● Task details
Transcribe all of the listing below in full.
BEGIN
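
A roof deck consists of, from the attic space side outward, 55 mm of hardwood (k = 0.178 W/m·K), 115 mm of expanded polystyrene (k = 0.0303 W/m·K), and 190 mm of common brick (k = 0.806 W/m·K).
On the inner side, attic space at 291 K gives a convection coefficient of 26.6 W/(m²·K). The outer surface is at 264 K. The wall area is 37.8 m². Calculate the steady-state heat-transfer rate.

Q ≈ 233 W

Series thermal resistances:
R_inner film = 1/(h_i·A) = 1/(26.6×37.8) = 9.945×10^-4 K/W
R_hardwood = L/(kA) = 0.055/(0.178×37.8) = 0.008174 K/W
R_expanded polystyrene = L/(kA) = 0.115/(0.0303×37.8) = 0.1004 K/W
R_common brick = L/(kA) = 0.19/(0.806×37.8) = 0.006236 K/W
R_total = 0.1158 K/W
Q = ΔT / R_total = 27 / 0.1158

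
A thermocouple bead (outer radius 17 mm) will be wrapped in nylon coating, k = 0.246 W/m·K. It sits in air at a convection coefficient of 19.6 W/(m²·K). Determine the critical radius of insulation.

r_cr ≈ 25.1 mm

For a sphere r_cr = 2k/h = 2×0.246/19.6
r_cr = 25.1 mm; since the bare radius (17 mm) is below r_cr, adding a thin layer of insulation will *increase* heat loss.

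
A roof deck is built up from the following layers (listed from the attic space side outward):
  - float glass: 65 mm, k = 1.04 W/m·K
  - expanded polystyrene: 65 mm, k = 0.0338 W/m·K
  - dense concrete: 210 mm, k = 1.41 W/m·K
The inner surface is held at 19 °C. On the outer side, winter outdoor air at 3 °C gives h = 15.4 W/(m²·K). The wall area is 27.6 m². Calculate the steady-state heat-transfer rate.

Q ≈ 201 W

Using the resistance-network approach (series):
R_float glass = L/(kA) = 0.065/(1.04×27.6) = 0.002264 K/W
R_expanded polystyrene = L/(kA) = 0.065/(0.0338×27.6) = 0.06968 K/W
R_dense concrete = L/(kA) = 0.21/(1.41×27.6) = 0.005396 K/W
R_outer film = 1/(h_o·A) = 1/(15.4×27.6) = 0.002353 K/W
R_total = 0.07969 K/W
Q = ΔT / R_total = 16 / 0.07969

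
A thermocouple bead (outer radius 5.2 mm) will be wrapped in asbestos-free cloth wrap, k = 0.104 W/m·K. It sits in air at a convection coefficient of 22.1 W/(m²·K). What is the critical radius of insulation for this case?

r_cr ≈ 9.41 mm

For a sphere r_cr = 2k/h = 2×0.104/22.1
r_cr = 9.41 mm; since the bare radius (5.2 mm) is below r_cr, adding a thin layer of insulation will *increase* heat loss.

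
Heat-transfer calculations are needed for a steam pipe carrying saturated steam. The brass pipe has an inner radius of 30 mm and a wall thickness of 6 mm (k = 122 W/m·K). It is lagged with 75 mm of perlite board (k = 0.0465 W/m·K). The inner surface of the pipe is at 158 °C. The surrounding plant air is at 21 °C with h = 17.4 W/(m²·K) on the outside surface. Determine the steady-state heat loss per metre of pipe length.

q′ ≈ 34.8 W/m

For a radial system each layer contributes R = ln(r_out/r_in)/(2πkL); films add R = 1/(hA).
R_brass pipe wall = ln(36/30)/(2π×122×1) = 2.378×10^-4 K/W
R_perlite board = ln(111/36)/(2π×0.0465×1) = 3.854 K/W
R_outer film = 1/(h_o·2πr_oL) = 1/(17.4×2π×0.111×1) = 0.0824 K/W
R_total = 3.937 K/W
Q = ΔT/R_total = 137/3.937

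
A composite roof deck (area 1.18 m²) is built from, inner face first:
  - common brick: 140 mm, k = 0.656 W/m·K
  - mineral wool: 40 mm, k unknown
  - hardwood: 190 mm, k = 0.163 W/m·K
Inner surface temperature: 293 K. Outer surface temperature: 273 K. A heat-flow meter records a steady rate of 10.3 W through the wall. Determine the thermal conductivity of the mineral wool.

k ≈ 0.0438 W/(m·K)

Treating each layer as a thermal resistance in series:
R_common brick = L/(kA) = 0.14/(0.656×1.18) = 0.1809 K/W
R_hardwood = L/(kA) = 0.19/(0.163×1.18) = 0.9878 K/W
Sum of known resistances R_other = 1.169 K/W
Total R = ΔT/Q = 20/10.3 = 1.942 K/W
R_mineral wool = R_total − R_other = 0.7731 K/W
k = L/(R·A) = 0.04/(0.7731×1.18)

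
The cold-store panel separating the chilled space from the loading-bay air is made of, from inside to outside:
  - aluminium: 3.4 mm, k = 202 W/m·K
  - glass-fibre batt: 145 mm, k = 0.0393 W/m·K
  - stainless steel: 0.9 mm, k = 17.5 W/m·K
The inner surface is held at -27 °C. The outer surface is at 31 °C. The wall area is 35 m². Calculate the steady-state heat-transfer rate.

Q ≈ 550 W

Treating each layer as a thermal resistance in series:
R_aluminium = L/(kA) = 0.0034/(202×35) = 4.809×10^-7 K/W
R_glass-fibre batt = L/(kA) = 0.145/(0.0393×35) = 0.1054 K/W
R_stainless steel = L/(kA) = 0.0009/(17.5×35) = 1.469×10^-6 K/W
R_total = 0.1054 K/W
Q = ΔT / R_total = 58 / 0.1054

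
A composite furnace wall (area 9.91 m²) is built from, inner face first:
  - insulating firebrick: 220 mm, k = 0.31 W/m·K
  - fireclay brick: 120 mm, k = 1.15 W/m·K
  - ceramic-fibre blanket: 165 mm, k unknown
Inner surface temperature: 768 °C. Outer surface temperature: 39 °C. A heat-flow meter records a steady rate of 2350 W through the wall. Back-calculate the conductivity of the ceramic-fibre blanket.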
END
● Result for this exercise
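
A roof deck consists of, from the attic space side outward, 55 mm of hardwood (k = 0.178 W/m·K), 115 mm of expanded polystyrene (k = 0.0303 W/m·K), and 190 mm of common brick (k = 0.806 W/m·K).
On the inner side, attic space at 291 K gives a convection coefficient of 26.6 W/(m²·K). The outer surface is at 264 K. The wall area is 37.8 m². Calculate the steady-state heat-transfer rate.

Q ≈ 233 W

Series thermal resistances:
R_inner film = 1/(h_i·A) = 1/(26.6×37.8) = 9.945×10^-4 K/W
R_hardwood = L/(kA) = 0.055/(0.178×37.8) = 0.008174 K/W
R_expanded polystyrene = L/(kA) = 0.115/(0.0303×37.8) = 0.1004 K/W
R_common brick = L/(kA) = 0.19/(0.806×37.8) = 0.006236 K/W
R_total = 0.1158 K/W
Q = ΔT / R_total = 27 / 0.1158

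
A thermocouple bead (outer radius 17 mm) will be wrapped in nylon coating, k = 0.246 W/m·K. It sits in air at a convection coefficient of 19.6 W/(m²·K). Determine the critical radius of insulation.

r_cr ≈ 25.1 mm

For a sphere r_cr = 2k/h = 2×0.246/19.6
r_cr = 25.1 mm; since the bare radius (17 mm) is below r_cr, adding a thin layer of insulation will *increase* heat loss.

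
A roof deck is built up from the following layers (listed from the attic space side outward):
  - float glass: 65 mm, k = 1.04 W/m·K
  - expanded polystyrene: 65 mm, k = 0.0338 W/m·K
  - dense concrete: 210 mm, k = 1.41 W/m·K
The inner surface is held at 19 °C. On the outer side, winter outdoor air at 3 °C gives h = 15.4 W/(m²·K). The wall area is 27.6 m². Calculate the steady-state heat-transfer rate.

Q ≈ 201 W

Using the resistance-network approach (series):
R_float glass = L/(kA) = 0.065/(1.04×27.6) = 0.002264 K/W
R_expanded polystyrene = L/(kA) = 0.065/(0.0338×27.6) = 0.06968 K/W
R_dense concrete = L/(kA) = 0.21/(1.41×27.6) = 0.005396 K/W
R_outer film = 1/(h_o·A) = 1/(15.4×27.6) = 0.002353 K/W
R_total = 0.07969 K/W
Q = ΔT / R_total = 16 / 0.07969

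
A thermocouple bead (outer radius 5.2 mm) will be wrapped in asbestos-free cloth wrap, k = 0.104 W/m·K. It sits in air at a convection coefficient of 22.1 W/(m²·K). What is the critical radius of insulation for this case?

r_cr ≈ 9.41 mm

For a sphere r_cr = 2k/h = 2×0.104/22.1
r_cr = 9.41 mm; since the bare radius (5.2 mm) is below r_cr, adding a thin layer of insulation will *increase* heat loss.

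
Heat-transfer calculations are needed for a steam pipe carrying saturated steam. The brass pipe has an inner radius of 30 mm and a wall thickness of 6 mm (k = 122 W/m·K). It is lagged with 75 mm of perlite board (k = 0.0465 W/m·K). The inner surface of the pipe is at 158 °C. The surrounding plant air is at 21 °C with h = 17.4 W/(m²·K) on the outside surface. Determine the steady-state heat loss per metre of pipe length.

q′ ≈ 34.8 W/m

For a radial system each layer contributes R = ln(r_out/r_in)/(2πkL); films add R = 1/(hA).
R_brass pipe wall = ln(36/30)/(2π×122×1) = 2.378×10^-4 K/W
R_perlite board = ln(111/36)/(2π×0.0465×1) = 3.854 K/W
R_outer film = 1/(h_o·2πr_oL) = 1/(17.4×2π×0.111×1) = 0.0824 K/W
R_total = 3.937 K/W
Q = ΔT/R_total = 137/3.937

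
A composite roof deck (area 1.18 m²) is built from, inner face first:
  - common brick: 140 mm, k = 0.656 W/m·K
  - mineral wool: 40 mm, k unknown
  - hardwood: 190 mm, k = 0.163 W/m·K
Inner surface temperature: 293 K. Outer surface temperature: 273 K. A heat-flow meter records a steady rate of 10.3 W through the wall. Determine the thermal conductivity of the mineral wool.

k ≈ 0.0438 W/(m·K)

Treating each layer as a thermal resistance in series:
R_common brick = L/(kA) = 0.14/(0.656×1.18) = 0.1809 K/W
R_hardwood = L/(kA) = 0.19/(0.163×1.18) = 0.9878 K/W
Sum of known resistances R_other = 1.169 K/W
Total R = ΔT/Q = 20/10.3 = 1.942 K/W
R_mineral wool = R_total − R_other = 0.7731 K/W
k = L/(R·A) = 0.04/(0.7731×1.18)

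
The cold-store panel separating the chilled space from the loading-bay air is made of, from inside to outside:
  - aluminium: 3.4 mm, k = 202 W/m·K
  - glass-fibre batt: 145 mm, k = 0.0393 W/m·K
  - stainless steel: 0.9 mm, k = 17.5 W/m·K
The inner surface is held at -27 °C. The outer surface is at 31 °C. The wall area is 35 m². Calculate the steady-state heat-transfer rate.

Q ≈ 550 W

Treating each layer as a thermal resistance in series:
R_aluminium = L/(kA) = 0.0034/(202×35) = 4.809×10^-7 K/W
R_glass-fibre batt = L/(kA) = 0.145/(0.0393×35) = 0.1054 K/W
R_stainless steel = L/(kA) = 0.0009/(17.5×35) = 1.469×10^-6 K/W
R_total = 0.1054 K/W
Q = ΔT / R_total = 58 / 0.1054

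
A composite furnace wall (area 9.91 m²) is built from, inner face first:
  - insulating firebrick: 220 mm, k = 0.31 W/m·K
  - fireclay brick: 120 mm, k = 1.15 W/m·K
  - ceramic-fibre blanket: 165 mm, k unknown
Inner surface temperature: 768 °C. Outer surface temperature: 39 °C. A heat-flow meter records a steady rate of 2350 W through the wall. Back-calculate the conductivity of the ceramic-fibre blanket.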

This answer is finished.